---------- Dataset excerpts ----------

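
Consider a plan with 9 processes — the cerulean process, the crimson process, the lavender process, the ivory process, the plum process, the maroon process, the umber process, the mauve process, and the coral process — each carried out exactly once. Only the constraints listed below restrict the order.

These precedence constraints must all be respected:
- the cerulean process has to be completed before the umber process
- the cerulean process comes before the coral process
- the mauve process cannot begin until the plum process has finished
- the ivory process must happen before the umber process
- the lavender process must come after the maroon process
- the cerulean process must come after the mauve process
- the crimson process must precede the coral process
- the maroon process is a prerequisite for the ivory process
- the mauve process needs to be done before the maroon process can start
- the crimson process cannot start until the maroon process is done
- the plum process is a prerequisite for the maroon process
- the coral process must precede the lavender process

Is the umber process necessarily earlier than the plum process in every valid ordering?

In fact the dependencies run the other way: the plum process → the maroon process → the ivory process → the umber process.
So the umber process does not have to come before the plum process — it cannot.

No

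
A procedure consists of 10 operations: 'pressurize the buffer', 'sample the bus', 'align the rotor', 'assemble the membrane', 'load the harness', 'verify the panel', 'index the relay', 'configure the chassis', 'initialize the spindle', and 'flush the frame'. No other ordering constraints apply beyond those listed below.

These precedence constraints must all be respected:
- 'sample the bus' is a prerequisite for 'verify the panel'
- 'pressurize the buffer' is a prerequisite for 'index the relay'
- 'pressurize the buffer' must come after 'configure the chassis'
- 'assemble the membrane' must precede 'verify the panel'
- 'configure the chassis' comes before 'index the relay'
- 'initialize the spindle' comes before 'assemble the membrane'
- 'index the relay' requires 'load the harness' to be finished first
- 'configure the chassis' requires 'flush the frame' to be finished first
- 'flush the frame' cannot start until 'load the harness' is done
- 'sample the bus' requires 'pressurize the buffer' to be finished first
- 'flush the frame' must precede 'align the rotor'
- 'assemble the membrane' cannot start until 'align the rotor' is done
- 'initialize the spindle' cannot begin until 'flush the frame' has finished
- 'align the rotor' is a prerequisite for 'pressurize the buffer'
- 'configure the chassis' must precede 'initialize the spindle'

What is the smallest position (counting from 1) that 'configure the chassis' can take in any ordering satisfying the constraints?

3

The operations that are forced before 'configure the chassis', directly or transitively, are 'load the harness', 'flush the frame'. That's 2 operations.
With 2 mandatory predecessors, the earliest 'configure the chassis' can sit is position 2+1 = 3, and placing just those 2 first achieves it.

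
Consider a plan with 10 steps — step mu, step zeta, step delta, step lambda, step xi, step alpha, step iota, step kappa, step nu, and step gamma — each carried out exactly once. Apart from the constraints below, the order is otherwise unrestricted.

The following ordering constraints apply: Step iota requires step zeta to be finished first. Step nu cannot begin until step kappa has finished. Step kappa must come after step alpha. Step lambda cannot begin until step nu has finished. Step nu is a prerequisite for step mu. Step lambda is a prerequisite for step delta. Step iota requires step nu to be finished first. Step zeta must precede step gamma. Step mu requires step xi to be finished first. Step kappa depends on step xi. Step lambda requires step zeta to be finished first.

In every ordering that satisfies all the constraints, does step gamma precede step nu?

No

Step gamma and step nu are not related by any chain of constraints.
A valid ordering placing step nu before step gamma exists, so the answer is no.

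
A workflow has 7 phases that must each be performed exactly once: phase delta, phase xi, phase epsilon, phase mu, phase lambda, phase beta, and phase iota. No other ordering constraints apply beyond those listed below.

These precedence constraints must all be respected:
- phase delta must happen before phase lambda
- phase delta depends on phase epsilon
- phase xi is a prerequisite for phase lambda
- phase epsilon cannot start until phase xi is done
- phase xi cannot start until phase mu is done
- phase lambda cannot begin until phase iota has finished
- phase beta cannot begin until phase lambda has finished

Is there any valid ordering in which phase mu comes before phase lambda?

Every valid ordering already has phase mu before phase lambda (the constraints require it), so in particular at least one does.

Yes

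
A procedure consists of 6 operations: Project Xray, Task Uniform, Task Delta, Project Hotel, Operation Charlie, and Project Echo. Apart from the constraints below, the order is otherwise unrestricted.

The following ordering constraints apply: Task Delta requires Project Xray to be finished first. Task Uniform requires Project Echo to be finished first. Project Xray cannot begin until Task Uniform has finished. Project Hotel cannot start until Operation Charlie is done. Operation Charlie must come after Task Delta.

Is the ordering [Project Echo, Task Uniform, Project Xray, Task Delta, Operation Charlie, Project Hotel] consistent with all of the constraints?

Yes

Going through the constraints one by one, each required predecessor appears earlier in the sequence than its dependent — e.g. Task Delta (position 4) is before Operation Charlie (position 5), as required.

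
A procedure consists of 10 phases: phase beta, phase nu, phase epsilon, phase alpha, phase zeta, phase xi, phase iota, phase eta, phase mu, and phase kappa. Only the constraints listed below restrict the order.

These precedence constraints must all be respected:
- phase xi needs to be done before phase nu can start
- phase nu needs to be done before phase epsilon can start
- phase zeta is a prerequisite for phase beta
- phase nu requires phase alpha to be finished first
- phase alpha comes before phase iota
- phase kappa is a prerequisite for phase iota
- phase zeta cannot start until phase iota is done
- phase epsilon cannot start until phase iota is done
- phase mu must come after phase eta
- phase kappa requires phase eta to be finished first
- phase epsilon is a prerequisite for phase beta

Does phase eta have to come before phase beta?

Yes

Following the dependencies: phase eta → phase kappa → phase iota → phase epsilon → phase beta.
Hence phase eta necessarily comes before phase beta.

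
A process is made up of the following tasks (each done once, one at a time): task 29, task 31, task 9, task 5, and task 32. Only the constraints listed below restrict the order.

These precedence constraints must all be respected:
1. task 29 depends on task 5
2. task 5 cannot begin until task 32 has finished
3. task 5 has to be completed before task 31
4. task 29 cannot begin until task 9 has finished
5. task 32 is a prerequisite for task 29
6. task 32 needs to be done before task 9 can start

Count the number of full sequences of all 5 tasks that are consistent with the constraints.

5

Only task 32 has no prerequisites, so it must go first.
Systematically extending each partial ordering one task at a time and counting, there are 5 complete orderings.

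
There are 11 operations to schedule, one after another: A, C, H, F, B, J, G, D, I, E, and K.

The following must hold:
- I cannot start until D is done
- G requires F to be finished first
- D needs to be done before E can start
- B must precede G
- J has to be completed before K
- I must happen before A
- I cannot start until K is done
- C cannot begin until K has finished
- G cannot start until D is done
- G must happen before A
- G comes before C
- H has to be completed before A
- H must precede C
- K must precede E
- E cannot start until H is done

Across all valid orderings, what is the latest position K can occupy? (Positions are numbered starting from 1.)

7

Following every chain forward from K, the operations that must come later are A, C, I, E — 4 of them.
So at least 4 operations follow K, putting K no later than position 7. That position is achievable by scheduling everything else first.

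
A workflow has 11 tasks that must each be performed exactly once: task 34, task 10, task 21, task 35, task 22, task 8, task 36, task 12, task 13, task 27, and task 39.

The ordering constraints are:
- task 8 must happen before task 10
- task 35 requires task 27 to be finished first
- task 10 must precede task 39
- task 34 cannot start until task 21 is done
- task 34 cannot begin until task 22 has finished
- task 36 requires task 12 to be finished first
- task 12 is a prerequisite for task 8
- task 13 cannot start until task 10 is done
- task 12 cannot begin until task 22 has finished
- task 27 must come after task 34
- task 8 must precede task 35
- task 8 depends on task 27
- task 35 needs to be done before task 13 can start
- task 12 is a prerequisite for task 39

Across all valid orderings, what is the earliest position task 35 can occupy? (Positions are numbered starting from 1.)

7

Working backwards through the constraints from task 35, its full set of required predecessors is task 34, task 21, task 22, task 8, task 12, task 27 — 6 of them.
So at minimum 6 tasks come before task 35, putting task 35 no earlier than position 7. That position is achievable by scheduling exactly those predecessors first.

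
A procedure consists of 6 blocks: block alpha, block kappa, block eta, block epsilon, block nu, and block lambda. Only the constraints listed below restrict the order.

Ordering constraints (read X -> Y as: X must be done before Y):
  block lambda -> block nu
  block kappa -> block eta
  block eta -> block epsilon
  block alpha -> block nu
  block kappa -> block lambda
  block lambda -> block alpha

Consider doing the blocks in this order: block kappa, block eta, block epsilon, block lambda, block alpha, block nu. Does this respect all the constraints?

Yes

Every stated constraint is respected: block kappa sits at position 1, ahead of block lambda at position 4, and each of the other listed pairs likewise has the predecessor earlier in the sequence.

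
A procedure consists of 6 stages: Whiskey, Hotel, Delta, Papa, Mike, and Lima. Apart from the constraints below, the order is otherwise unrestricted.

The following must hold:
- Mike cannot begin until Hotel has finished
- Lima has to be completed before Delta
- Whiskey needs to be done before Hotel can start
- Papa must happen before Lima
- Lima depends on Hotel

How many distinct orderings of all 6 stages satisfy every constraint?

2 stages have no prerequisites (Whiskey, Papa), so any of them could come first.
Counting all ways to extend the partial order to a total order gives 10.

10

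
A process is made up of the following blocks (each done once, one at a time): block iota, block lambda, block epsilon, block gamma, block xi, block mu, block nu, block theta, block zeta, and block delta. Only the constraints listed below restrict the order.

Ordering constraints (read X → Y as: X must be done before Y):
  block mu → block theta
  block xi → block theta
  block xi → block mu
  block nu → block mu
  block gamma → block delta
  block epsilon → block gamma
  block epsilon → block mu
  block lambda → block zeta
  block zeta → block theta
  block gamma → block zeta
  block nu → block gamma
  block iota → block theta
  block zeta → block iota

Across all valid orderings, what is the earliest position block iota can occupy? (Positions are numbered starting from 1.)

6

Every block that must precede block iota has to come before it. Tracing all chains that end at block iota, those blocks are: block lambda, block epsilon, block gamma, block nu, block zeta — 5 in total.
So at minimum 5 blocks come before block iota, putting block iota no earlier than position 6. That position is achievable by scheduling exactly those predecessors first.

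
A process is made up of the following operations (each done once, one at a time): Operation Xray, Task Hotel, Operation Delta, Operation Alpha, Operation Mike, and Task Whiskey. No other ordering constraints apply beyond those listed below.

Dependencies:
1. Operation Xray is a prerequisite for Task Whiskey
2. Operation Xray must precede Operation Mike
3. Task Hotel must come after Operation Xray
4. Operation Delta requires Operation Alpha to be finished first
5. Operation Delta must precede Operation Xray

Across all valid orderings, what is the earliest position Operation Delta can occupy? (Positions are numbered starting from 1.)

2

The only operation forced before Operation Delta (directly or transitively) is Operation Alpha.
With 1 mandatory predecessor, the earliest Operation Delta can sit is position 1+1 = 2, and placing just that one first achieves it.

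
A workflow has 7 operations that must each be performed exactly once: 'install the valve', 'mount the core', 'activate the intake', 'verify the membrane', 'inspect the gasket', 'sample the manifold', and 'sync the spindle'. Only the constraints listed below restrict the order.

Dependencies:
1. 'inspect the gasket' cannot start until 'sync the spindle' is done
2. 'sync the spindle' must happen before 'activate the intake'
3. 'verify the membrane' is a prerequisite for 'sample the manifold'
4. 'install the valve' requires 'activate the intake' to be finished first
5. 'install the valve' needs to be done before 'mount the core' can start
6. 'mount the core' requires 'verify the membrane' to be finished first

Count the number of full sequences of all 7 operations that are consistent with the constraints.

The operations with no prerequisites are 'verify the membrane', 'sync the spindle'; any of them can be placed first.
Enumerating by repeatedly choosing an available operation (one whose prerequisites are all placed) gives 78 distinct complete orderings.

78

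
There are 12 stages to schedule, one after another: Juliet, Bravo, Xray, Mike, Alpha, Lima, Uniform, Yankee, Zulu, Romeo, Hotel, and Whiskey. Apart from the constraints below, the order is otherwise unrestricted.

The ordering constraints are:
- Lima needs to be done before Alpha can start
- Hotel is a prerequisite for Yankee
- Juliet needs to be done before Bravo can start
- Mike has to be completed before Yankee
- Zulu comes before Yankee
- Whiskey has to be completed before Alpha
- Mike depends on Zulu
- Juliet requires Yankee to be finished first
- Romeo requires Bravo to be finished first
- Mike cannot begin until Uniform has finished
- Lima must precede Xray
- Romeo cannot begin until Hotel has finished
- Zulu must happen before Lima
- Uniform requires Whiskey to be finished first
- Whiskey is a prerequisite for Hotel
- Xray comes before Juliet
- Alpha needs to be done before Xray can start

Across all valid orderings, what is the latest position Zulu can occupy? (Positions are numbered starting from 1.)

4

The stages that are forced after Zulu, directly or by a chain of constraints, are Juliet, Bravo, Xray, Mike, Alpha, Lima, Yankee, Romeo. That's 8 stages.
With 8 mandatory successors out of 12 stages total, the latest slot for Zulu is 12−8 = 4, and it's reachable by doing all non-successors before Zulu.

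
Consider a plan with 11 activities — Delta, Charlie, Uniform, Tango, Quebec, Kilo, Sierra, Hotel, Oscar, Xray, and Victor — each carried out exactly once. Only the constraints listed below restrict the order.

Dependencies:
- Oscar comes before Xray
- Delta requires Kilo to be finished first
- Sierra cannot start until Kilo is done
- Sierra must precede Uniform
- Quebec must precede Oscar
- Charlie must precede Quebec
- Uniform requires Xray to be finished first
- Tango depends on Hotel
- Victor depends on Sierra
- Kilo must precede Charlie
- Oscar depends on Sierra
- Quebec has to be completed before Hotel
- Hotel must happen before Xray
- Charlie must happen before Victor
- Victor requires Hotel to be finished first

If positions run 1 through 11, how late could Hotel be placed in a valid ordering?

The activities that are forced after Hotel, directly or by a chain of constraints, are Uniform, Tango, Xray, Victor. That's 4 activities.
So at least 4 activities follow Hotel, putting Hotel no later than position 7. That position is achievable by scheduling everything else first.

7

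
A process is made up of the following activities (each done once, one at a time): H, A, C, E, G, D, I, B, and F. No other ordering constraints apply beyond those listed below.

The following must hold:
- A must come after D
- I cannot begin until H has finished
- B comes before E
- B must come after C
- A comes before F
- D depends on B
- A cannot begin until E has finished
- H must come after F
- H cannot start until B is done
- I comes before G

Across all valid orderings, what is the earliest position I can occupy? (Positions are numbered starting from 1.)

The activities that are forced before I, directly or transitively, are H, A, C, E, D, B, F. That's 7 activities.
With 7 mandatory predecessors, the earliest I can sit is position 7+1 = 8, and placing just those 7 first achieves it.

8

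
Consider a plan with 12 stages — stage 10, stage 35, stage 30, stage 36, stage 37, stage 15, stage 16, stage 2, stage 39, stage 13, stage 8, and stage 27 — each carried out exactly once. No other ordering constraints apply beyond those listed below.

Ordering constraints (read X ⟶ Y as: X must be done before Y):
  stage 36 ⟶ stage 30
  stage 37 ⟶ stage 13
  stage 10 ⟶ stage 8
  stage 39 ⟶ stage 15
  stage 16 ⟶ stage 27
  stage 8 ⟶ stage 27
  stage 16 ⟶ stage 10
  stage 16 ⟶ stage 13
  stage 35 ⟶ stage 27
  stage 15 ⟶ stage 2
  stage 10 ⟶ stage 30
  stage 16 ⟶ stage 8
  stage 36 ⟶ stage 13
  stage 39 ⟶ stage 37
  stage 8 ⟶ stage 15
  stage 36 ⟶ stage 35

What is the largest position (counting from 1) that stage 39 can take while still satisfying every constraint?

8

The stages that are forced after stage 39, directly or by a chain of constraints, are stage 37, stage 15, stage 2, stage 13. That's 4 stages.
So at least 4 stages follow stage 39, putting stage 39 no later than position 8. That position is achievable by scheduling everything else first.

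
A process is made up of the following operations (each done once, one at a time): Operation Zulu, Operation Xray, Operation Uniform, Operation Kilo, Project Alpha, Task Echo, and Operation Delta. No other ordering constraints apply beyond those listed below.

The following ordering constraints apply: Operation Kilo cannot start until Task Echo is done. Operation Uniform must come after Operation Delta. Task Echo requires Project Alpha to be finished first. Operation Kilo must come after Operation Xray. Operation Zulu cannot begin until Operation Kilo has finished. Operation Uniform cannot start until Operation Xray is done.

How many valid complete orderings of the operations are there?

The operations with no prerequisites are Operation Xray, Project Alpha, Operation Delta; any of them can be placed first.
Enumerating by repeatedly choosing an available operation (one whose prerequisites are all placed) gives 53 distinct complete orderings.

53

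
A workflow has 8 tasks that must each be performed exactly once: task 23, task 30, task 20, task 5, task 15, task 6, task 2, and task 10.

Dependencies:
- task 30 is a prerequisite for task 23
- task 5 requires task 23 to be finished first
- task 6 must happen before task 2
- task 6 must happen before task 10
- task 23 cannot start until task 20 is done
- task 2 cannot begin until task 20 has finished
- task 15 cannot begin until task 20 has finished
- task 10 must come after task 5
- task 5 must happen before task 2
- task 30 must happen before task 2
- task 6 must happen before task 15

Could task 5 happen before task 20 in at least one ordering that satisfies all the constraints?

There is a dependency chain task 20 → task 23 → task 5, so task 5 always comes after task 20.
So no valid ordering can have task 5 before task 20.

No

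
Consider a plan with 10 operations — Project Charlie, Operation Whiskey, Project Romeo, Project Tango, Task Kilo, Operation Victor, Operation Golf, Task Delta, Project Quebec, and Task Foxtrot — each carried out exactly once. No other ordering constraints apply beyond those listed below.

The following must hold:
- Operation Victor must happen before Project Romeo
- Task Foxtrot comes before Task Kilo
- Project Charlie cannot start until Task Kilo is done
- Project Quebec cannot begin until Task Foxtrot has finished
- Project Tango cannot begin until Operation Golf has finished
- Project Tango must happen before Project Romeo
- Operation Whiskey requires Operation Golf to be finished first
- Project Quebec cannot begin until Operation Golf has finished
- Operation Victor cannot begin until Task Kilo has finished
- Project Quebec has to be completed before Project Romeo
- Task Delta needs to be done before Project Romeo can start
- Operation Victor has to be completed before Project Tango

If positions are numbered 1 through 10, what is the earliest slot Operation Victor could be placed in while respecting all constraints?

3

Every operation that must precede Operation Victor has to come before it. Tracing all chains that end at Operation Victor, those operations are: Task Kilo, Task Foxtrot — 2 in total.
So at minimum 2 operations come before Operation Victor, putting Operation Victor no earlier than position 3. That position is achievable by scheduling exactly those predecessors first.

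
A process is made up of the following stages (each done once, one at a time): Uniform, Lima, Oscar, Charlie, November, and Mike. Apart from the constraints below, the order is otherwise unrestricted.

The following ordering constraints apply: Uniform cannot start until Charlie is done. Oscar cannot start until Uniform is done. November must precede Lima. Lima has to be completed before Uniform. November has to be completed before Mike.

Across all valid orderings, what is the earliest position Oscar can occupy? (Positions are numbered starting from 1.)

Every stage that must precede Oscar has to come before it. Tracing all chains that end at Oscar, those stages are: Uniform, Lima, Charlie, November — 4 in total.
With 4 mandatory predecessors, the earliest Oscar can sit is position 4+1 = 5, and placing just those 4 first achieves it.

5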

----------

● **Task to carry out**
In the entries above, find the line with "stage 16 ⟶ stage 13" and the line with "stage 36 ⟶ stage 35", then set down exactly those two and every line between them, nothing else.

● **Reply**
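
  stage 16 ⟶ stage 13
  stage 35 ⟶ stage 27
  stage 15 ⟶ stage 2
  stage 10 ⟶ stage 30
  stage 16 ⟶ stage 8
  stage 36 ⟶ stage 13
  stage 39 ⟶ stage 37
  stage 8 ⟶ stage 15
  stage 36 ⟶ stage 35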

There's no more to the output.